__Task description__: Output the data below in full, character for character.

__Records contained in a dataset__:
· · · ·

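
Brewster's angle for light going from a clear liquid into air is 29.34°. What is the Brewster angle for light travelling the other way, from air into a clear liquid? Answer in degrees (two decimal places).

θ_B' ≈ 60.66°

tan θ_B' = n₁/n₂ = 1/tan θ_B, so θ_B' = 90° − θ_B.
θ_B' = 90° − 29.34° = 60.66°.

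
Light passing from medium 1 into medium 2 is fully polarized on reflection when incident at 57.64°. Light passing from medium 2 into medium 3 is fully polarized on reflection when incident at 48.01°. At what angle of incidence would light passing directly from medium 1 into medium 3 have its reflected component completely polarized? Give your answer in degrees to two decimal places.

tan θ_B(1→2) = n₂/n₁ = tan 57.64° = 1.5782.
tan θ_B(2→3) = n₃/n₂ = tan 48.01° = 1.1110.
So n₃/n₁ = (n₂/n₁)(n₃/n₂) = 1.5782 × 1.1110 = 1.7534.
θ_B(1→3) = arctan(1.7534) = 60.30°.

θ_B ≈ 60.30°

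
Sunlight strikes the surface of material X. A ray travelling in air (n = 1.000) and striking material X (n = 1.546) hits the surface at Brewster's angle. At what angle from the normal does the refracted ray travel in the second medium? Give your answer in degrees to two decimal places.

θ_B = arctan(n₂/n₁) = arctan(1.546/1.000) = 57.10°.
The refracted ray is perpendicular to the reflected ray, so θ_t = 90° − θ_B = 32.90°.

θ_t ≈ 32.90°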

· · · ·

__Result__:
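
Brewster's angle for light going from a clear liquid into air is 29.34°. What is the Brewster angle for light travelling the other way, from air into a clear liquid? Answer in degrees (two decimal places).

θ_B' ≈ 60.66°

tan θ_B' = n₁/n₂ = 1/tan θ_B, so θ_B' = 90° − θ_B.
θ_B' = 90° − 29.34° = 60.66°.

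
Light passing from medium 1 into medium 2 is fully polarized on reflection when incident at 57.64°. Light passing from medium 2 into medium 3 is fully polarized on reflection when incident at 48.01°. At what angle of incidence would light passing directly from medium 1 into medium 3 have its reflected component completely polarized? Give your answer in degrees to two decimal places.

tan θ_B(1→2) = n₂/n₁ = tan 57.64° = 1.5782.
tan θ_B(2→3) = n₃/n₂ = tan 48.01° = 1.1110.
So n₃/n₁ = (n₂/n₁)(n₃/n₂) = 1.5782 × 1.1110 = 1.7534.
θ_B(1→3) = arctan(1.7534) = 60.30°.

θ_B ≈ 60.30°

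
Sunlight strikes the surface of material X. A ray travelling in air (n = 1.000) and striking material X (n = 1.546) hits the surface at Brewster's angle. At what angle from the normal does the refracted ray travel in the second medium? Give your answer in degrees to two decimal places.

θ_B = arctan(n₂/n₁) = arctan(1.546/1.000) = 57.10°.
The refracted ray is perpendicular to the reflected ray, so θ_t = 90° − θ_B = 32.90°.

θ_t ≈ 32.90°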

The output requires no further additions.